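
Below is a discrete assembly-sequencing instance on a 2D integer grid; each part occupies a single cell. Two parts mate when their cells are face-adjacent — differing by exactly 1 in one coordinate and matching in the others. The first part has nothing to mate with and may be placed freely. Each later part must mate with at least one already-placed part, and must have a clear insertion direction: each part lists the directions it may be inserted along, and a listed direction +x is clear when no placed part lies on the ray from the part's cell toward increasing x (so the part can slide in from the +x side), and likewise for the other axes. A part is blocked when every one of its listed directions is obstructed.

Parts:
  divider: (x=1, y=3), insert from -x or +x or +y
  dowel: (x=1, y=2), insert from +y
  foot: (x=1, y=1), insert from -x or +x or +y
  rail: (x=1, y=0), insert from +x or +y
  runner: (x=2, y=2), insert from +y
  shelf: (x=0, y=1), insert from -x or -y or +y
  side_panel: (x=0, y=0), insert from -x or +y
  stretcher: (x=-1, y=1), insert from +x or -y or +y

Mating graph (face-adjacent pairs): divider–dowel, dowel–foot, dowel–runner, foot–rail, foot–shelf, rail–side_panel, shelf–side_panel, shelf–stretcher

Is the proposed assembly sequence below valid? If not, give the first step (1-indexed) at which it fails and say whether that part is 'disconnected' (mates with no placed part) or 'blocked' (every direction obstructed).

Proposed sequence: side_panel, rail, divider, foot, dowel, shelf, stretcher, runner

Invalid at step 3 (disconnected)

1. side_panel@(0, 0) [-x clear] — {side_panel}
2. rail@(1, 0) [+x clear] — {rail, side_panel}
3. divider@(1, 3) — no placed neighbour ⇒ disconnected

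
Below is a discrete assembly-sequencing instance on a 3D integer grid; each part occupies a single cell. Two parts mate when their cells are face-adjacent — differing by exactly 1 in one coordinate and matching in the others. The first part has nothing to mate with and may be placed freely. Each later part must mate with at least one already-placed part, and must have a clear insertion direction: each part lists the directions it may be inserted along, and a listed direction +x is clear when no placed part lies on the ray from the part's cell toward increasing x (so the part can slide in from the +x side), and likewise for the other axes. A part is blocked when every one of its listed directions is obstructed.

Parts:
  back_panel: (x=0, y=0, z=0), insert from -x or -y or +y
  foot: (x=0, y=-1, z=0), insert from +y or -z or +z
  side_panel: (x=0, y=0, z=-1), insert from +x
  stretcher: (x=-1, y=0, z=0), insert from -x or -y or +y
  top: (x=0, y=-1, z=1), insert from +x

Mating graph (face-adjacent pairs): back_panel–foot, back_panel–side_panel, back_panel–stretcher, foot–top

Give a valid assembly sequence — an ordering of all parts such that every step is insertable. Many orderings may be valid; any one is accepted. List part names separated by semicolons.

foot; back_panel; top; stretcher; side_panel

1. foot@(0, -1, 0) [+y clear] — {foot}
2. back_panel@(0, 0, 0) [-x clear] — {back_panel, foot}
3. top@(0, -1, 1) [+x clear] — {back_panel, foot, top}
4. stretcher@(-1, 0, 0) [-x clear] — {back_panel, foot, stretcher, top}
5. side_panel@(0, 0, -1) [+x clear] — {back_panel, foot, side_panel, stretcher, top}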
---
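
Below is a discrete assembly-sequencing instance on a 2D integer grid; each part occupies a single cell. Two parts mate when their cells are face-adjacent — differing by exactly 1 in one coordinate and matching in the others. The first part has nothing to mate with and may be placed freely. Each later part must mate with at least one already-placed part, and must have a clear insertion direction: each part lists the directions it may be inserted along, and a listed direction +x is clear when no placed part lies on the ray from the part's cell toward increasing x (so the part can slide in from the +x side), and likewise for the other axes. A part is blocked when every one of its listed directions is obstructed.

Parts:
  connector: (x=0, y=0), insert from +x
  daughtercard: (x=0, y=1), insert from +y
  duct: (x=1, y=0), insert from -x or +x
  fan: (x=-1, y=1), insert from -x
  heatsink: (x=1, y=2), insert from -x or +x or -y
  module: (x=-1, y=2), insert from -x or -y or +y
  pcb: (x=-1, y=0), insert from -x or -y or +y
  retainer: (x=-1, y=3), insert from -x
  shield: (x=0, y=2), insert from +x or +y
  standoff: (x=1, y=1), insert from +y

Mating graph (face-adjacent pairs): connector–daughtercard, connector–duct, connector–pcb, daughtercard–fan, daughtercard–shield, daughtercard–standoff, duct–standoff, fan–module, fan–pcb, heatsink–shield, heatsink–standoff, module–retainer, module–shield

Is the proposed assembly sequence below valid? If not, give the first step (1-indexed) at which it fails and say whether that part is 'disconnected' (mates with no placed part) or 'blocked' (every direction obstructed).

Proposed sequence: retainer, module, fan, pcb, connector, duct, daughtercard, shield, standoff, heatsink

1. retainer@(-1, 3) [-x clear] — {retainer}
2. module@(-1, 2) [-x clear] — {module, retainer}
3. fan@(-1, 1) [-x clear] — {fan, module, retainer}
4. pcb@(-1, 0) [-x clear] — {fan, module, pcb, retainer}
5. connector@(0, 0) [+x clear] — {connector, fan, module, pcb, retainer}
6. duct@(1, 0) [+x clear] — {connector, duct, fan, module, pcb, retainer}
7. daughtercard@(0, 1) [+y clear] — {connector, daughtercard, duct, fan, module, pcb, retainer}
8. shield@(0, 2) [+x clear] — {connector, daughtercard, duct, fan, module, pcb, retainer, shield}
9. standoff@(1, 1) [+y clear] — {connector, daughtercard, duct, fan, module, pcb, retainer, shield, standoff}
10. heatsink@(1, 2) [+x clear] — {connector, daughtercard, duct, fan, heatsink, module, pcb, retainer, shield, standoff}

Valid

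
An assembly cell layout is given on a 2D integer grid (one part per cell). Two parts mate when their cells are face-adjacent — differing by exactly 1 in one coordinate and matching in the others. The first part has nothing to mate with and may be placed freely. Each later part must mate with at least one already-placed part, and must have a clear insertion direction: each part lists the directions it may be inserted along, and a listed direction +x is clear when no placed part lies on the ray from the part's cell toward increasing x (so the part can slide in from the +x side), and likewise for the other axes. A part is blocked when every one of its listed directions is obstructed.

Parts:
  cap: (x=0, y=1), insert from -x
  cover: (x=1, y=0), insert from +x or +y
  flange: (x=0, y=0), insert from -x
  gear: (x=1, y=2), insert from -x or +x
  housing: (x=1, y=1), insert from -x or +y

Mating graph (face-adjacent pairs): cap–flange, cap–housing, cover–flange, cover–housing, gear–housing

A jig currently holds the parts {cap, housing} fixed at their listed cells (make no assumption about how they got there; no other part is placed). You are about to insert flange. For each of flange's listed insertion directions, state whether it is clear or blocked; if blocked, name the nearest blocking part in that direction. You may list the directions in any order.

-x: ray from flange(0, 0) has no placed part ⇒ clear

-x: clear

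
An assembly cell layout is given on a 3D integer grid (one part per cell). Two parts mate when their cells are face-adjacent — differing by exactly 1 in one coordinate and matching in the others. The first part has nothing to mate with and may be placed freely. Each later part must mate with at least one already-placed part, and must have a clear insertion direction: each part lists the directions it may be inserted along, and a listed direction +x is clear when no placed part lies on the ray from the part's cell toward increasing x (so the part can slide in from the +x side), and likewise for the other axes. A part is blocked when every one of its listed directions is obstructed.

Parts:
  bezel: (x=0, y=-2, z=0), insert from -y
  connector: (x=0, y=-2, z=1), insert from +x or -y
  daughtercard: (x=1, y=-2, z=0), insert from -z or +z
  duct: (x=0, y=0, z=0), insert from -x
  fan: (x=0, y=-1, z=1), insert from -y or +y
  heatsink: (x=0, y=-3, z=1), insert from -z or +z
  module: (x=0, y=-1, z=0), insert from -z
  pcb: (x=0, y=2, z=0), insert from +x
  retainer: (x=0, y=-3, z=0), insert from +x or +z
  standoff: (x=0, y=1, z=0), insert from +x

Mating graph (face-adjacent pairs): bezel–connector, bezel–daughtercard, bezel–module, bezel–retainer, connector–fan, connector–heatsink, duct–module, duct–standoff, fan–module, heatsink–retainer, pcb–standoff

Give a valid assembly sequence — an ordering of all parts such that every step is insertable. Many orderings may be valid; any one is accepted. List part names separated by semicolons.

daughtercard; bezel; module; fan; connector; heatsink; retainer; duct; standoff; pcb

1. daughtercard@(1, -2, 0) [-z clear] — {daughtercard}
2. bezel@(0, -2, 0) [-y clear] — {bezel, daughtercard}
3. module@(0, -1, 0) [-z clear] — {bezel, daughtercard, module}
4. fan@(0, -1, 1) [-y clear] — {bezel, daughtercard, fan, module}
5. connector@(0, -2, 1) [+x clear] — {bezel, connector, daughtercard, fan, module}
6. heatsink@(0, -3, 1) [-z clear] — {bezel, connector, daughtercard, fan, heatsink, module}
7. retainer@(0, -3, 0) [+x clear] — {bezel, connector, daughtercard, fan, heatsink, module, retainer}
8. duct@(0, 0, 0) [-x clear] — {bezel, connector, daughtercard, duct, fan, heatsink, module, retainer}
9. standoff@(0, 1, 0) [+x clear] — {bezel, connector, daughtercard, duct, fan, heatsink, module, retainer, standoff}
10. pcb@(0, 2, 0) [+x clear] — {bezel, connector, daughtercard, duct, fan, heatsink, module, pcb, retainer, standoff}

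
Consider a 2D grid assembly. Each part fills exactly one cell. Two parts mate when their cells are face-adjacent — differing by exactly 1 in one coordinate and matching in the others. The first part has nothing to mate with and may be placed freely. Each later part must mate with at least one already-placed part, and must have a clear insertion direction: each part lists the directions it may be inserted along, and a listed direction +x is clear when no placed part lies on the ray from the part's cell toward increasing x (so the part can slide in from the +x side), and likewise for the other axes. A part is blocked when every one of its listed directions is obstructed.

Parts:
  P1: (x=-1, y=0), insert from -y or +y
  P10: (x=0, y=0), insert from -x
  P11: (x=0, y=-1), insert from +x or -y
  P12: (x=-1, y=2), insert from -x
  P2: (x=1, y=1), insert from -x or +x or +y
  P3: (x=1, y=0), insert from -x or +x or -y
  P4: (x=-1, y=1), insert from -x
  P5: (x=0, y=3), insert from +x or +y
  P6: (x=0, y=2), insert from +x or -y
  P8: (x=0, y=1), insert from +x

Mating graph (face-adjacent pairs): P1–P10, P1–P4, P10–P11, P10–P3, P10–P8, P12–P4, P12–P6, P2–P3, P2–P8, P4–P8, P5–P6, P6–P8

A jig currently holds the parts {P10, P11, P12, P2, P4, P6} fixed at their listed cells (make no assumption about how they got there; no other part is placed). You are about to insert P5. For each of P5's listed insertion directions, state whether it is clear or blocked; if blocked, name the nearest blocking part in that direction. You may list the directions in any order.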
--
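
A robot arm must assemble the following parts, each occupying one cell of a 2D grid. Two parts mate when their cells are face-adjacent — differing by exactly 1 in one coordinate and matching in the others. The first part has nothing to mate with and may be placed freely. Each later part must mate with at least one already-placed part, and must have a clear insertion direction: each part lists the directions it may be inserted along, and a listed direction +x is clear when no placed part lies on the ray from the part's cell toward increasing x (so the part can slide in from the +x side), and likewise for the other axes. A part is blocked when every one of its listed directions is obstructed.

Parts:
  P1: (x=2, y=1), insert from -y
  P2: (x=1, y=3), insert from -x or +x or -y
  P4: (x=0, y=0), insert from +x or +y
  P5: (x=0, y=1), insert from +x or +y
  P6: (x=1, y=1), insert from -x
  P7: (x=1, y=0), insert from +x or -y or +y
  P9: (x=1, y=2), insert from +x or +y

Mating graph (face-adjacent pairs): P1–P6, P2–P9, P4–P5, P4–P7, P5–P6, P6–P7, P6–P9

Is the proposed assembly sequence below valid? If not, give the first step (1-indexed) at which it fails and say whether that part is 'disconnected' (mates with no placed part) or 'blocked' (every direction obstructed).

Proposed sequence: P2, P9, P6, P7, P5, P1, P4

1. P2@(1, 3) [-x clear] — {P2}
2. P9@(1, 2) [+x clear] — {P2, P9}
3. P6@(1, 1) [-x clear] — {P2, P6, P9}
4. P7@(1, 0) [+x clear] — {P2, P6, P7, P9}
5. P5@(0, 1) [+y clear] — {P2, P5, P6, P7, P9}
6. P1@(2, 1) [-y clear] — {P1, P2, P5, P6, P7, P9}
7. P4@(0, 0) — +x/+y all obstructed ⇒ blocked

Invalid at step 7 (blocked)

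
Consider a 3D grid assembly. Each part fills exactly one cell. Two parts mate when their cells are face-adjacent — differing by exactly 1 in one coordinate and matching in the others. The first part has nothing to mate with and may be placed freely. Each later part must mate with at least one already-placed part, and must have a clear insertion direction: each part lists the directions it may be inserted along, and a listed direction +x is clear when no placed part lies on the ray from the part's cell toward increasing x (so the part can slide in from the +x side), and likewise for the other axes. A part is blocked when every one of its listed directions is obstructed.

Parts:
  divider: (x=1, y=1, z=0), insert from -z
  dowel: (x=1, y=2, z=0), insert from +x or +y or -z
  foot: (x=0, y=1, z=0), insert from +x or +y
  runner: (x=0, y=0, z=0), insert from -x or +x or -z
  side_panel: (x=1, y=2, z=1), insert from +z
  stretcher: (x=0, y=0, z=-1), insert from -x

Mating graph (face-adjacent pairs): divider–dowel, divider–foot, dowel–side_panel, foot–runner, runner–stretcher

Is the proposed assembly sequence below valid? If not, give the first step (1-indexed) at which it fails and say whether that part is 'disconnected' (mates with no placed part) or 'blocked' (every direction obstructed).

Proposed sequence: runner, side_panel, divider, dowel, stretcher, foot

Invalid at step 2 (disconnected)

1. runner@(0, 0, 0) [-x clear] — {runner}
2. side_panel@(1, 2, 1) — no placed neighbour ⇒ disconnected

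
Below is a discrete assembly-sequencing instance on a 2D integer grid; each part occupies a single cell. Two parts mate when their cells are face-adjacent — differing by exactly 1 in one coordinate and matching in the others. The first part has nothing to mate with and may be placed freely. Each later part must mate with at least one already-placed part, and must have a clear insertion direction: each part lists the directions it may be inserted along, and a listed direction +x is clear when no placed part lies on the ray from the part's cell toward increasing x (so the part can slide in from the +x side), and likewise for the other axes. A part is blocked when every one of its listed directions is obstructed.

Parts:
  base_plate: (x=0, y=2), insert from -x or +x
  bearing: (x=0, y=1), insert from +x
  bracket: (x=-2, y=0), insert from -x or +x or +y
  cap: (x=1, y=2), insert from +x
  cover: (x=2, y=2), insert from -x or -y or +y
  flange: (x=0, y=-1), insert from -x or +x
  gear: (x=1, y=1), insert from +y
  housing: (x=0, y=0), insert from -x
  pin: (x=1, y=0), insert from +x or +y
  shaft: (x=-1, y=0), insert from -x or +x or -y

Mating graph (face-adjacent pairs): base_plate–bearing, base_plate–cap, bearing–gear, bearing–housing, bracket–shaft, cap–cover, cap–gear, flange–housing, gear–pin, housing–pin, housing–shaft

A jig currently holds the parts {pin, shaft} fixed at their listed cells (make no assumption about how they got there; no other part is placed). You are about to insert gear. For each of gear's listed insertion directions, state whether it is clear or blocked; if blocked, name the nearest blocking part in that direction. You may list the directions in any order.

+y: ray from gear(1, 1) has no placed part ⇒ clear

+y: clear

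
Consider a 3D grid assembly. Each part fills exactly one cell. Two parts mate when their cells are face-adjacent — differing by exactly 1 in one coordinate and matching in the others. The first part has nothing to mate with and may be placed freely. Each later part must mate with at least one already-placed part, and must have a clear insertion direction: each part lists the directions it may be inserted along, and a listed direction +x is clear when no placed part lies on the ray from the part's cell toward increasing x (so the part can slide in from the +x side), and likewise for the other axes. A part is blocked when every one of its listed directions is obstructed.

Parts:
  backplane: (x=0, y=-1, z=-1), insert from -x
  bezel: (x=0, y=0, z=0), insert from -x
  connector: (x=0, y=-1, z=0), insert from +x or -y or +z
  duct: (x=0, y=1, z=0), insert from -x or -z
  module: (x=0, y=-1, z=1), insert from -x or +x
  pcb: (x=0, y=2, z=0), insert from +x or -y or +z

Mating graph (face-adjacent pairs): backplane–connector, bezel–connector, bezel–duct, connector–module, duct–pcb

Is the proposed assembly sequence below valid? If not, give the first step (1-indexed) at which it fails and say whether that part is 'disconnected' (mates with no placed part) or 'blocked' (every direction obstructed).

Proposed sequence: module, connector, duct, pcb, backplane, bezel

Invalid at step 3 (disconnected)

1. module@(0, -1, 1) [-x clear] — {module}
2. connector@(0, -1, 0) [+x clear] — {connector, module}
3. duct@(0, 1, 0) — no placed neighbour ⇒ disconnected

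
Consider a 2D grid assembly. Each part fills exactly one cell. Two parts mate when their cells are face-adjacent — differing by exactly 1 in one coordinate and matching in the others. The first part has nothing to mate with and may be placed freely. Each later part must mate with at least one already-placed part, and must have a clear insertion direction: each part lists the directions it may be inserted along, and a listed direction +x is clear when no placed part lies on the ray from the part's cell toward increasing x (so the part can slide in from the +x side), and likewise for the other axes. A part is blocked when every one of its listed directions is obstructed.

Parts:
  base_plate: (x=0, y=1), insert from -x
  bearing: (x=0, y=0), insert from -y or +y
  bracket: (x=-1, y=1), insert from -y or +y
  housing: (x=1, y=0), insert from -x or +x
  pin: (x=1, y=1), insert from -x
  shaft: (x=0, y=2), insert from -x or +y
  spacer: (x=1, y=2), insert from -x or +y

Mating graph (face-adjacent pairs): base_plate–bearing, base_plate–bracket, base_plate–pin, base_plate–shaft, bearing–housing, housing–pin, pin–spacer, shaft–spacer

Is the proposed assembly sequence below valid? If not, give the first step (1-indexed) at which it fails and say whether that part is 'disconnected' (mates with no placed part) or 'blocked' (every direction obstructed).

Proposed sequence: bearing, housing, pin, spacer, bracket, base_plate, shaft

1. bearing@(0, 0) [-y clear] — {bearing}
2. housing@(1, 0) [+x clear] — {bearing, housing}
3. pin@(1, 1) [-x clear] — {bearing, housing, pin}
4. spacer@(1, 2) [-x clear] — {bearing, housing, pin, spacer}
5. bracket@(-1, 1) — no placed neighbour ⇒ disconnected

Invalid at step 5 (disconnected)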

#### Your task
Each line from the material above that mentions the word "cover" needs to be copied.

#### Solution to this exercise
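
  cover: (x=1, y=0), insert from +x or +y
Mating graph (face-adjacent pairs): cap–flange, cap–housing, cover–flange, cover–housing, gear–housing
  cover: (x=2, y=2), insert from -x or -y or +y
Mating graph (face-adjacent pairs): base_plate–bearing, base_plate–cap, bearing–gear, bearing–housing, bracket–shaft, cap–cover, cap–gear, flange–housing, gear–pin, housing–pin, housing–shaft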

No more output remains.